Task to carry out
Using the data that follows, return exactly the lines from the one that contains "Each cause acts" through the one that contains "Traffic spiked today.", ends included.

=-=-=-=-=

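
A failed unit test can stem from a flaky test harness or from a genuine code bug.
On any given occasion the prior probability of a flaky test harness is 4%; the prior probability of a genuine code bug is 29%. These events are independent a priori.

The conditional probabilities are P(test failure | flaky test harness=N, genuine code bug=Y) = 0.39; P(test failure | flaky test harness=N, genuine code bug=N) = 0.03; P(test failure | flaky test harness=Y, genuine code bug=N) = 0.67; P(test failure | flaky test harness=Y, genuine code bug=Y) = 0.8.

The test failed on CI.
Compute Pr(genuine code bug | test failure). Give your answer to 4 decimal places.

Pr(genuine code bug | test failure) ≈ 0.7491

Sum P(test failure|·) weighted by the priors over the 4 (flaky test harness, genuine code bug) configurations:
  P(test failure) = 0.03×0.96×0.71 + 0.39×0.96×0.29 + 0.67×0.04×0.71 + 0.8×0.04×0.29
        = 0.020448 + 0.108576 + 0.019028 + 0.009280 = 0.157332
Keeping only the genuine code bug-present terms gives 0.117856, so
  P(genuine code bug | test failure) = 0.117856 / 0.157332 ≈ 0.7491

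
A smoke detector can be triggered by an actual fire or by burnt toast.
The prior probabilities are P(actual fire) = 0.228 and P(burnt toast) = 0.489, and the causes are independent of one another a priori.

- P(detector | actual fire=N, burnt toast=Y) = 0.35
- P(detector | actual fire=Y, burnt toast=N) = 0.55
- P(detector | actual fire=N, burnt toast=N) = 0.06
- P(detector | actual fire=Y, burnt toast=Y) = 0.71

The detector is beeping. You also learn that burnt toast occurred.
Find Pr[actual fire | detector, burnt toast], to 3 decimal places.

Pr[actual fire | detector, burnt toast] ≈ 0.375

Enumerate both values of actual fire and weight by the priors:
  P(detector | burnt toast) = 0.35*0.772 + 0.71*0.228
        = 0.270200 + 0.161880 = 0.432080
Keeping only the actual fire-present terms gives 0.161880, so
  P(actual fire | detector, burnt toast) = 0.161880 / 0.432080 ≈ 0.375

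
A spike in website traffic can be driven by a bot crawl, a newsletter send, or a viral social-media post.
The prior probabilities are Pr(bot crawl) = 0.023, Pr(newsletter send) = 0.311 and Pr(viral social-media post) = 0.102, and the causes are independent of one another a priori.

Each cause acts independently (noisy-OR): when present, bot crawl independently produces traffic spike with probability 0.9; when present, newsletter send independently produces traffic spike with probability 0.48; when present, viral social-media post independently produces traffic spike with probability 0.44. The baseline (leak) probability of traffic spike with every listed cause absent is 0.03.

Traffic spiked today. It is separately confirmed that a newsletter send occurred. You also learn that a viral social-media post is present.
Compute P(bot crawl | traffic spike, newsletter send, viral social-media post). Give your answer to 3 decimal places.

P(bot crawl | traffic spike, newsletter send, viral social-media post) ≈ 0.031

Under noisy-OR, P(traffic spike | causes) = 1 − (1−0.03)·∏(1−qᵢ) over the active causes.
For the numerator, keep only bot crawl=true terms: 0.971754*0.023 = 0.022350
The normalizing constant is 0.717536*0.977 + 0.971754*0.023 = 0.723383
P(bot crawl | traffic spike, newsletter send, viral social-media post) = 0.022350/0.723383 ≈ 0.031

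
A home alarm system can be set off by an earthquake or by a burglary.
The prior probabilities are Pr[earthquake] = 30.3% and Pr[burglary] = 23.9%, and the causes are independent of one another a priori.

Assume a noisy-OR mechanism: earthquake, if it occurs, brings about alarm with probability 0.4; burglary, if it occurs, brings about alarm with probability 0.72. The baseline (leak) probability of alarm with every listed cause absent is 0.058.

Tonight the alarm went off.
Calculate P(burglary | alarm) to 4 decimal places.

Under noisy-OR, P(alarm | causes) = 1 − (1−0.058)·∏(1−qᵢ) over the active causes.
P(alarm) = 0.058×0.697×0.761 + 0.73624×0.697×0.239 + 0.4348×0.303×0.761 + 0.841744×0.303×0.239 = 0.030764 + 0.122645 + 0.100257 + 0.060957 = 0.314623
The burglary-present share is 0.122645 + 0.060957 = 0.183602.
P(burglary | alarm) = 0.183602 / 0.314623 ≈ 0.5836

P(burglary | alarm) ≈ 0.5836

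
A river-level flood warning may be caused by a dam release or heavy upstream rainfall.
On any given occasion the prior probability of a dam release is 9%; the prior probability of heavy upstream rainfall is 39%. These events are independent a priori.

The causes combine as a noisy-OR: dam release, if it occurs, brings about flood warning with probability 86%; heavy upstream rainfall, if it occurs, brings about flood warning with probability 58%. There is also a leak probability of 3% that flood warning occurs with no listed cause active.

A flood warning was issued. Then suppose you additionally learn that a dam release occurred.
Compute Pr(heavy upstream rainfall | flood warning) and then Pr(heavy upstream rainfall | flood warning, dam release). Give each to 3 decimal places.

Under noisy-OR, P(flood warning | causes) = 1 − (1−0.03)·∏(1−qᵢ) over the active causes.
P(flood warning) = 0.03*0.91*0.61 + 0.5926*0.91*0.39 + 0.8642*0.09*0.61 + 0.942964*0.09*0.39 = 0.016653 + 0.210314 + 0.047445 + 0.033098 = 0.307510
Of this, 0.243412 comes from 0.210314 + 0.033098 (the heavy upstream rainfall=true cases).
P(heavy upstream rainfall | flood warning) = 0.243412 / 0.307510 ≈ 0.792

Now also conditioning on dam release=true:
For the numerator, keep only heavy upstream rainfall=true terms: 0.942964*0.39 = 0.367756
Normalizer over all consistent configurations: 0.8642*0.61 + 0.942964*0.39 = 0.894918
Posterior = 0.367756 / 0.894918 ≈ 0.411
The drop from 0.792 to 0.411 is the explaining-away (discounting) effect.

Pr(heavy upstream rainfall | flood warning) ≈ 0.792; Pr(heavy upstream rainfall | flood warning, dam release) ≈ 0.411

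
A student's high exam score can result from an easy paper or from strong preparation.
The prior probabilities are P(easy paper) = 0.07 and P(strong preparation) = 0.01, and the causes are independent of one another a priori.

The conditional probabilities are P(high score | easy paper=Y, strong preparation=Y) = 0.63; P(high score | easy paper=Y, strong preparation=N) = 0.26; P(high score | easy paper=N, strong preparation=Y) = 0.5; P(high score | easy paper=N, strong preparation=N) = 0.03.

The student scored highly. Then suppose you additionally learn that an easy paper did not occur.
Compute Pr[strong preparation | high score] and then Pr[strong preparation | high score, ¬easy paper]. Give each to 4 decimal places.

Pr[strong preparation | high score] ≈ 0.1004; Pr[strong preparation | high score, ¬easy paper] ≈ 0.1441

Enumerate the 4 (easy paper, strong preparation) configurations and weight by the priors:
  P(high score) = 0.03*0.93*0.99 + 0.5*0.93*0.01 + 0.26*0.07*0.99 + 0.63*0.07*0.01
        = 0.027621 + 0.004650 + 0.018018 + 0.000441 = 0.050730
Configurations with strong preparation contribute 0.005091, so
  P(strong preparation | high score) = 0.005091 / 0.050730 ≈ 0.1004

Now also conditioning on easy paper≠true:
Enumerate both values of strong preparation and weight by the priors:
  P(high score | ¬easy paper) = 0.03*0.99 + 0.5*0.01
        = 0.029700 + 0.005000 = 0.034700
The terms with strong preparation present sum to 0.005000, so
  P(strong preparation | high score, ¬easy paper) = 0.005000 / 0.034700 ≈ 0.1441
With easy paper excluded, strong preparation must carry more of the explanatory weight for the high score.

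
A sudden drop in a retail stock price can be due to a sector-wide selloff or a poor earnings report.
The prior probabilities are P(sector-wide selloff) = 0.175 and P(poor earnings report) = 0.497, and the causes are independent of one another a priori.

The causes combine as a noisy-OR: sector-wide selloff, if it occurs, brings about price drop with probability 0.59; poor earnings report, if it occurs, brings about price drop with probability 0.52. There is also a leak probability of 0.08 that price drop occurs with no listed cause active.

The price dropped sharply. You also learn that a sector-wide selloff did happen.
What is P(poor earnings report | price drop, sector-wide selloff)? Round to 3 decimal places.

P(poor earnings report | price drop, sector-wide selloff) ≈ 0.565

Under noisy-OR, P(price drop | causes) = 1 − (1−0.08)·∏(1−qᵢ) over the active causes.
P(price drop | sector-wide selloff) = 0.6228×0.503 + 0.818944×0.497 = 0.313268 + 0.407015 = 0.720283
The poor earnings report-present share is 0.818944×0.497 = 0.407015.
P(poor earnings report | price drop, sector-wide selloff) = 0.407015 / 0.720283 ≈ 0.565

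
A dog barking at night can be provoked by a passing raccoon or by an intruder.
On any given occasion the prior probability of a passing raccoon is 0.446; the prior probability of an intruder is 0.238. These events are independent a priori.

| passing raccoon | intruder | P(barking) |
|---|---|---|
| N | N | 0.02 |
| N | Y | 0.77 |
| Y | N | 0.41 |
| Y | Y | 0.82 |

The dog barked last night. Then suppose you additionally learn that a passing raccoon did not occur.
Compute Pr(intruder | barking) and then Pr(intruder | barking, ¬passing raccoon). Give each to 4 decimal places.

Pr(intruder | barking) ≈ 0.5606; Pr(intruder | barking, ¬passing raccoon) ≈ 0.9232

Enumerate the 4 (passing raccoon, intruder) configurations and weight by the priors:
  P(barking) = 0.02×0.554×0.762 + 0.77×0.554×0.238 + 0.41×0.446×0.762 + 0.82×0.446×0.238
        = 0.008443 + 0.101526 + 0.139339 + 0.087041 = 0.336349
Configurations with intruder contribute 0.188567, so
  P(intruder | barking) = 0.188567 / 0.336349 ≈ 0.5606

Now condition on the additional information:
P(barking | ¬passing raccoon) = 0.02·0.762 + 0.77·0.238 = 0.015240 + 0.183260 = 0.198500
Of this, 0.183260 comes from 0.77·0.238 (the intruder=true cases).
So P(intruder | barking, ¬passing raccoon) = 0.183260/0.198500 ≈ 0.9232.
With passing raccoon excluded, intruder must carry more of the explanatory weight for the barking.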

=-=-=-=-=

Solution to the problem
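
Each cause acts independently (noisy-OR): when present, bot crawl independently produces traffic spike with probability 0.9; when present, newsletter send independently produces traffic spike with probability 0.48; when present, viral social-media post independently produces traffic spike with probability 0.44. The baseline (leak) probability of traffic spike with every listed cause absent is 0.03.

Traffic spiked today. It is separately confirmed that a newsletter send occurred. You also learn that a viral social-media post is present.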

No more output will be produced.